■ Data for analysis
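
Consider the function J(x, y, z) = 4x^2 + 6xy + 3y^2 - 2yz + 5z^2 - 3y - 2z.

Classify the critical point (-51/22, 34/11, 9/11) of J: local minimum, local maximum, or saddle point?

The Hessian is constant: H = [[8, 6, 0], [6, 6, -2], [0, -2, 10]].
Leading principal minors: Δ₁ = 8, Δ₂ = 12, Δ₃ = 88.
All leading minors are positive, so H is positive definite: a local minimum.

local minimum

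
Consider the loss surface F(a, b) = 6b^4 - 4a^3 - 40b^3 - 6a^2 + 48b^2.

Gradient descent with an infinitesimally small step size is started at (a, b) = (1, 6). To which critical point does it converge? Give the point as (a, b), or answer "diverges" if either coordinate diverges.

diverges

F is separable, so gradient descent decouples: a follows -∂F/∂a, b follows -∂F/∂b.
∂F/∂a = -12a(a + 1); at a=1 this is -24, so a increases.
∂F/∂b = 24b(b - 4)(b - 1); at b=6 this is 1440, so b decreases.
The a-coordinate has no critical point in that direction and runs off to infinity.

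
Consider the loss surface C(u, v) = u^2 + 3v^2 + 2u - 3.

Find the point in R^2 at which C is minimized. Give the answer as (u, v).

(-1, 0)

C(u,v) separates as P(u) + Q(v) − 3, so its minimum is min P + min Q − 3.
P'(u) = 2u + 2 vanishes at u ∈ {-1}; Q'(v) = 6v vanishes at v ∈ {0}.
Local minima of P (where P''>0): P(-1)=-1. Local minima of Q: Q(0)=0.
So the global minimum of C is P(-1) + Q(0) − 3 = -1 + 0 − 3 = -4, attained at (-1, 0).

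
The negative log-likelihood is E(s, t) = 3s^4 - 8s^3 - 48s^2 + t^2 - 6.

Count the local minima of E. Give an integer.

2

E separates as a function of s plus a function of t, so ∇E=0 decouples.
∂E/∂s = 12s(s - 4)(s + 2) = 0 at s ∈ {-2, 0, 4}; ∂E/∂t = 2t = 0 at t ∈ {0}.
The Hessian is diagonal: diag(E_ss, E_tt). Second derivatives: E_ss(-2)=144, E_ss(0)=-96, E_ss(4)=288; E_tt(0)=2.
Local minima occur where both diagonal entries positive: (-2, 0), (4, 0). Count: 2.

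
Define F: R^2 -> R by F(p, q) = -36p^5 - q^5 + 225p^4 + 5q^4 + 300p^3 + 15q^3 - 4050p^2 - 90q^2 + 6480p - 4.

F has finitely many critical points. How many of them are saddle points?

F separates as a function of p plus a function of q, so ∇F=0 decouples.
∂F/∂p = -180(p - 4)(p - 3)(p - 1)(p + 3) = 0 at p ∈ {-3, 1, 3, 4}; ∂F/∂q = -5q(q - 4)(q - 3)(q + 3) = 0 at q ∈ {-3, 0, 3, 4}.
The Hessian is diagonal: diag(F_pp, F_qq). Second derivatives: F_pp(-3)=30240, F_pp(1)=-4320, F_pp(3)=2160, F_pp(4)=-3780; F_qq(-3)=630, F_qq(0)=-180, F_qq(3)=90, F_qq(4)=-140.
Saddle points occur where the two diagonal entries have opposite signs: (-3, 0), (-3, 4), (1, -3), (1, 3), (3, 0), (3, 4), (4, -3), (4, 3). Count: 8.

8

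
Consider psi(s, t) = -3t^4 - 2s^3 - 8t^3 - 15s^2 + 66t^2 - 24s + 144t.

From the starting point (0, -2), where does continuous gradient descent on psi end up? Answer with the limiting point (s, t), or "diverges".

diverges

psi is separable, so gradient descent decouples: s follows -∂psi/∂s, t follows -∂psi/∂t.
∂psi/∂s = -6(s + 1)(s + 4); at s=0 this is -24, so s increases.
∂psi/∂t = -12(t - 3)(t + 1)(t + 4); at t=-2 this is -120, so t increases.
The s-coordinate has no critical point in that direction and runs off to infinity.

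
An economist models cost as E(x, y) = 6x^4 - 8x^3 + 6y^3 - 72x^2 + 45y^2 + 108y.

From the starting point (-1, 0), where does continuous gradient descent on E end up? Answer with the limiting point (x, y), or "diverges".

E is separable, so gradient descent decouples: x follows -∂E/∂x, y follows -∂E/∂y.
∂E/∂x = 24x(x - 3)(x + 2); at x=-1 this is 96, so x decreases.
∂E/∂y = 18(y + 2)(y + 3); at y=0 this is 108, so y decreases.
x converges to its nearest critical value -2 (a local min of the x-part); y converges to -2. The iterate converges to (-2, -2).

(-2, -2)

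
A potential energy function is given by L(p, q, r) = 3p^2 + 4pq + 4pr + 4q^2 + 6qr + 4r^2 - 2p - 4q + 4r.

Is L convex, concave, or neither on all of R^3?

L is quadratic, so its Hessian is the constant matrix H = [[6, 4, 4], [4, 8, 6], [4, 6, 8]].
Leading principal minors: 6, 32, 104.
All positive ⇒ H ≻ 0 ⇒ convex.

convex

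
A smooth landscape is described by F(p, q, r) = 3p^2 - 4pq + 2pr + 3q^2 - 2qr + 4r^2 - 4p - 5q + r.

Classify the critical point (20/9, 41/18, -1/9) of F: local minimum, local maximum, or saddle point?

local minimum

The Hessian is constant: H = [[6, -4, 2], [-4, 6, -2], [2, -2, 8]].
Leading principal minors: Δ₁ = 6, Δ₂ = 20, Δ₃ = 144.
All leading minors are positive, so H is positive definite: a local minimum.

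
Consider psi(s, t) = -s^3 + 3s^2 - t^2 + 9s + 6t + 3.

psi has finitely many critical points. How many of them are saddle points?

1

psi separates as a function of s plus a function of t, so ∇psi=0 decouples.
∂psi/∂s = -3(s - 3)(s + 1) = 0 at s ∈ {-1, 3}; ∂psi/∂t = -2(t - 3) = 0 at t ∈ {3}.
The Hessian is diagonal: diag(psi_ss, psi_tt). Second derivatives: psi_ss(-1)=12, psi_ss(3)=-12; psi_tt(3)=-2.
Saddle points occur where the two diagonal entries have opposite signs: (-1, 3). Count: 1.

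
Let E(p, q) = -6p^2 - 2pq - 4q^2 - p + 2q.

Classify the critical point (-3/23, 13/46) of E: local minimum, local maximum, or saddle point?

The Hessian of E is constant: H = [[-12, -2], [-2, -8]].
det(H) = (-12)·(-8) − (-2)² = 92.
det(H) > 0 and tr(H) = -20 < 0, so H is negative definite and the point is a local maximum.

local maximum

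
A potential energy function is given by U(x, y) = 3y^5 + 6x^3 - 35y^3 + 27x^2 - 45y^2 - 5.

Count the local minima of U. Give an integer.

U separates as a function of x plus a function of y, so ∇U=0 decouples.
∂U/∂x = 18x(x + 3) = 0 at x ∈ {-3, 0}; ∂U/∂y = 15y(y - 3)(y + 1)(y + 2) = 0 at y ∈ {-2, -1, 0, 3}.
The Hessian is diagonal: diag(U_xx, U_yy). Second derivatives: U_xx(-3)=-54, U_xx(0)=54; U_yy(-2)=-150, U_yy(-1)=60, U_yy(0)=-90, U_yy(3)=900.
Local minima occur where both diagonal entries positive: (0, -1), (0, 3). Count: 2.

2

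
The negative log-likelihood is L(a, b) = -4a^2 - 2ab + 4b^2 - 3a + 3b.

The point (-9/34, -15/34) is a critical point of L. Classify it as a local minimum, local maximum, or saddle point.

The Hessian of L is constant: H = [[-8, -2], [-2, 8]].
det(H) = (-8)·8 − (-2)² = -68.
Since det(H) < 0, H is indefinite and the critical point is a saddle point.

saddle point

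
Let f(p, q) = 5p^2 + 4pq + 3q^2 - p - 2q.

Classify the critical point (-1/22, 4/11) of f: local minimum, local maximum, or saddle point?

The Hessian of f is constant: H = [[10, 4], [4, 6]].
det(H) = 10·6 − 4² = 44.
det(H) > 0 and tr(H) = 16 > 0, so H is positive definite and the point is a local minimum.

local minimum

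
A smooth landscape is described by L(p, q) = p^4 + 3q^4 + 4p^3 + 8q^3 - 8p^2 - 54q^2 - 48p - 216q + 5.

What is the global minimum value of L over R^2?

-750

L(p,q) separates as A(p) + B(q) + 5, so its minimum is min A + min B + 5.
A'(p) = 4(p - 2)(p + 2)(p + 3) vanishes at p ∈ {-3, -2, 2}; B'(q) = 12(q - 3)(q + 2)(q + 3) vanishes at q ∈ {-3, -2, 3}.
Local minima of A (where A''>0): A(-3)=45, A(2)=-80. Local minima of B: B(-3)=189, B(3)=-675.
So the global minimum of L is A(2) + B(3) + 5 = -80 − 675 + 5 = -750, attained at (2, 3).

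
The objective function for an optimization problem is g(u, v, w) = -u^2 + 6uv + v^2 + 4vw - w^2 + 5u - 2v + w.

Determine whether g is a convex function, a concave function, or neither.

g is quadratic, so its Hessian is the constant matrix H = [[-2, 6, 0], [6, 2, 4], [0, 4, -2]].
Leading principal minors: -2, -40, 112.
Neither pattern holds ⇒ H is indefinite ⇒ neither convex nor concave.

neither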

■ Exercise
The entries above hold a line with "Classify the critical point (20/9, 41/18, -1/9)" and a later line with "A potential energy function is given by U(x, y)". Write out exactly those lines and all lines between, nothing more.

■ Reply
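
Classify the critical point (20/9, 41/18, -1/9) of F: local minimum, local maximum, or saddle point?

local minimum

The Hessian is constant: H = [[6, -4, 2], [-4, 6, -2], [2, -2, 8]].
Leading principal minors: Δ₁ = 6, Δ₂ = 20, Δ₃ = 144.
All leading minors are positive, so H is positive definite: a local minimum.

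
Consider psi(s, t) = -s^3 + 3s^2 - t^2 + 9s + 6t + 3.

psi has finitely many critical points. How many of them are saddle points?

1

psi separates as a function of s plus a function of t, so ∇psi=0 decouples.
∂psi/∂s = -3(s - 3)(s + 1) = 0 at s ∈ {-1, 3}; ∂psi/∂t = -2(t - 3) = 0 at t ∈ {3}.
The Hessian is diagonal: diag(psi_ss, psi_tt). Second derivatives: psi_ss(-1)=12, psi_ss(3)=-12; psi_tt(3)=-2.
Saddle points occur where the two diagonal entries have opposite signs: (-1, 3). Count: 1.

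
Let E(p, q) = -6p^2 - 2pq - 4q^2 - p + 2q.

Classify the critical point (-3/23, 13/46) of E: local minimum, local maximum, or saddle point?

The Hessian of E is constant: H = [[-12, -2], [-2, -8]].
det(H) = (-12)·(-8) − (-2)² = 92.
det(H) > 0 and tr(H) = -20 < 0, so H is negative definite and the point is a local maximum.

local maximum

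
A potential energy function is given by U(x, y) = 3y^5 + 6x^3 - 35y^3 + 27x^2 - 45y^2 - 5.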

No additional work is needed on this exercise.